#### Stored items
==========

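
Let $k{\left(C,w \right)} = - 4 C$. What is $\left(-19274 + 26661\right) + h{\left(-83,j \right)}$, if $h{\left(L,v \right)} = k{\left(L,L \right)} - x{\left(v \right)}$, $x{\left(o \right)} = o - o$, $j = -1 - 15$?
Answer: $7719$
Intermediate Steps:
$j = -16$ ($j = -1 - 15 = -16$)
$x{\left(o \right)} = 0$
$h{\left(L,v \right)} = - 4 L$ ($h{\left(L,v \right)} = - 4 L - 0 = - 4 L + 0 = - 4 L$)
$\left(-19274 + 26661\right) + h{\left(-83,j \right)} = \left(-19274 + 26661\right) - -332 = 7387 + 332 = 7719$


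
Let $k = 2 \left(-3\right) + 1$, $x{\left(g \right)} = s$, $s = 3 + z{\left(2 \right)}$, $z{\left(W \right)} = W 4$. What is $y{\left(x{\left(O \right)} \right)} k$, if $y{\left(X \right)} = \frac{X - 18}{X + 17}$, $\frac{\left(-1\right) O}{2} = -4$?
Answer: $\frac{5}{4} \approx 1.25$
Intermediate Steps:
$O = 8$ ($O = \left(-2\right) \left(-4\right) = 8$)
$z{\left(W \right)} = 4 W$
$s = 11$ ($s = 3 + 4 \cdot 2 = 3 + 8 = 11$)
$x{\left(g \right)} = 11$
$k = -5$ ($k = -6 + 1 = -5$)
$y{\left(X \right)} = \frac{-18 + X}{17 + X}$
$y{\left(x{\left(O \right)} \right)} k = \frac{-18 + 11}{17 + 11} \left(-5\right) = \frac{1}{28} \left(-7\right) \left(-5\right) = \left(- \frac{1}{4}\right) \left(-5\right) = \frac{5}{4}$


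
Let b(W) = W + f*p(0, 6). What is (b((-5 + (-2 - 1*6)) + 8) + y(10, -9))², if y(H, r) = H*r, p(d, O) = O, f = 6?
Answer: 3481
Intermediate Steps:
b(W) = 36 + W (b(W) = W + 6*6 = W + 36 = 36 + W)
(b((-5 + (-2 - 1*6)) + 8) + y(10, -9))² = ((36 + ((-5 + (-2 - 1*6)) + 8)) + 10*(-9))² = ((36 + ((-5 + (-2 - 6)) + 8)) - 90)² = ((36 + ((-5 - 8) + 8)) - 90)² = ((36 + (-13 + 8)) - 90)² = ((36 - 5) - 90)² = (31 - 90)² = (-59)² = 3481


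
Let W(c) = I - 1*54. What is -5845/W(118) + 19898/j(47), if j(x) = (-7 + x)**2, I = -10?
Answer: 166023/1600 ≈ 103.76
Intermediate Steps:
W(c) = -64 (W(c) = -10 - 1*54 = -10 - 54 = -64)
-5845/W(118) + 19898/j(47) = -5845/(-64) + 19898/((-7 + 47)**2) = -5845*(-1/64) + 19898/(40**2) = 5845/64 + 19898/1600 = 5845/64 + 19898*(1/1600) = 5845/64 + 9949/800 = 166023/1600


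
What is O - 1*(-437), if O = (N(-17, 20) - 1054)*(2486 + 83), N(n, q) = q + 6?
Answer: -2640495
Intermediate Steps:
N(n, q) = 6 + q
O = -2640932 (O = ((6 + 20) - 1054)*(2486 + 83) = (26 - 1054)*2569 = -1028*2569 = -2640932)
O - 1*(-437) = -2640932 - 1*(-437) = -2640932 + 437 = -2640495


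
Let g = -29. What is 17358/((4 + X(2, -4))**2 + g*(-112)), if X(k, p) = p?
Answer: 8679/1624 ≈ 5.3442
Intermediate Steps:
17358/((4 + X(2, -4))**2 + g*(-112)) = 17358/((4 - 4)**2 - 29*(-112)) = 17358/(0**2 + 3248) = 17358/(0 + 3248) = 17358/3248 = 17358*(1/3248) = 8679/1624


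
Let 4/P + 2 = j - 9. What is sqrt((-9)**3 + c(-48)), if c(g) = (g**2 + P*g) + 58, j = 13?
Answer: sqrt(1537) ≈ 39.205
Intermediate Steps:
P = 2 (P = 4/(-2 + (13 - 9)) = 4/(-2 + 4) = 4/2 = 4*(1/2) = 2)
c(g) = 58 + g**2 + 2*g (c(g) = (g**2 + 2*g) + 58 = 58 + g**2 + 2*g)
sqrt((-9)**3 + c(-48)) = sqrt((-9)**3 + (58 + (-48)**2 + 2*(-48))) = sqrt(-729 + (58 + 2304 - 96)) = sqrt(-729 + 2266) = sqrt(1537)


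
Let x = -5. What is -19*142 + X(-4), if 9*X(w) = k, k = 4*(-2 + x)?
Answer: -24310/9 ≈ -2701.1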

==========

#### Your objective
Set the data above down again in full, exactly as it reads.

#### Task answer
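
Let $k{\left(C,w \right)} = - 4 C$. What is $\left(-19274 + 26661\right) + h{\left(-83,j \right)}$, if $h{\left(L,v \right)} = k{\left(L,L \right)} - x{\left(v \right)}$, $x{\left(o \right)} = o - o$, $j = -1 - 15$?
Answer: $7719$
Intermediate Steps:
$j = -16$ ($j = -1 - 15 = -16$)
$x{\left(o \right)} = 0$
$h{\left(L,v \right)} = - 4 L$ ($h{\left(L,v \right)} = - 4 L - 0 = - 4 L + 0 = - 4 L$)
$\left(-19274 + 26661\right) + h{\left(-83,j \right)} = \left(-19274 + 26661\right) - -332 = 7387 + 332 = 7719$


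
Let $k = 2 \left(-3\right) + 1$, $x{\left(g \right)} = s$, $s = 3 + z{\left(2 \right)}$, $z{\left(W \right)} = W 4$. What is $y{\left(x{\left(O \right)} \right)} k$, if $y{\left(X \right)} = \frac{X - 18}{X + 17}$, $\frac{\left(-1\right) O}{2} = -4$?
Answer: $\frac{5}{4} \approx 1.25$
Intermediate Steps:
$O = 8$ ($O = \left(-2\right) \left(-4\right) = 8$)
$z{\left(W \right)} = 4 W$
$s = 11$ ($s = 3 + 4 \cdot 2 = 3 + 8 = 11$)
$x{\left(g \right)} = 11$
$k = -5$ ($k = -6 + 1 = -5$)
$y{\left(X \right)} = \frac{-18 + X}{17 + X}$
$y{\left(x{\left(O \right)} \right)} k = \frac{-18 + 11}{17 + 11} \left(-5\right) = \frac{1}{28} \left(-7\right) \left(-5\right) = \left(- \frac{1}{4}\right) \left(-5\right) = \frac{5}{4}$


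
Let b(W) = W + f*p(0, 6). What is (b((-5 + (-2 - 1*6)) + 8) + y(10, -9))², if y(H, r) = H*r, p(d, O) = O, f = 6?
Answer: 3481
Intermediate Steps:
b(W) = 36 + W (b(W) = W + 6*6 = W + 36 = 36 + W)
(b((-5 + (-2 - 1*6)) + 8) + y(10, -9))² = ((36 + ((-5 + (-2 - 1*6)) + 8)) + 10*(-9))² = ((36 + ((-5 + (-2 - 6)) + 8)) - 90)² = ((36 + ((-5 - 8) + 8)) - 90)² = ((36 + (-13 + 8)) - 90)² = ((36 - 5) - 90)² = (31 - 90)² = (-59)² = 3481


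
Let W(c) = I - 1*54. What is -5845/W(118) + 19898/j(47), if j(x) = (-7 + x)**2, I = -10?
Answer: 166023/1600 ≈ 103.76
Intermediate Steps:
W(c) = -64 (W(c) = -10 - 1*54 = -10 - 54 = -64)
-5845/W(118) + 19898/j(47) = -5845/(-64) + 19898/((-7 + 47)**2) = -5845*(-1/64) + 19898/(40**2) = 5845/64 + 19898/1600 = 5845/64 + 19898*(1/1600) = 5845/64 + 9949/800 = 166023/1600


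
What is O - 1*(-437), if O = (N(-17, 20) - 1054)*(2486 + 83), N(n, q) = q + 6?
Answer: -2640495
Intermediate Steps:
N(n, q) = 6 + q
O = -2640932 (O = ((6 + 20) - 1054)*(2486 + 83) = (26 - 1054)*2569 = -1028*2569 = -2640932)
O - 1*(-437) = -2640932 - 1*(-437) = -2640932 + 437 = -2640495


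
Let g = -29. What is 17358/((4 + X(2, -4))**2 + g*(-112)), if X(k, p) = p?
Answer: 8679/1624 ≈ 5.3442
Intermediate Steps:
17358/((4 + X(2, -4))**2 + g*(-112)) = 17358/((4 - 4)**2 - 29*(-112)) = 17358/(0**2 + 3248) = 17358/(0 + 3248) = 17358/3248 = 17358*(1/3248) = 8679/1624


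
Let 4/P + 2 = j - 9. What is sqrt((-9)**3 + c(-48)), if c(g) = (g**2 + P*g) + 58, j = 13?
Answer: sqrt(1537) ≈ 39.205
Intermediate Steps:
P = 2 (P = 4/(-2 + (13 - 9)) = 4/(-2 + 4) = 4/2 = 4*(1/2) = 2)
c(g) = 58 + g**2 + 2*g (c(g) = (g**2 + 2*g) + 58 = 58 + g**2 + 2*g)
sqrt((-9)**3 + c(-48)) = sqrt((-9)**3 + (58 + (-48)**2 + 2*(-48))) = sqrt(-729 + (58 + 2304 - 96)) = sqrt(-729 + 2266) = sqrt(1537)


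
Let x = -5. What is -19*142 + X(-4), if 9*X(w) = k, k = 4*(-2 + x)?
Answer: -24310/9 ≈ -2701.1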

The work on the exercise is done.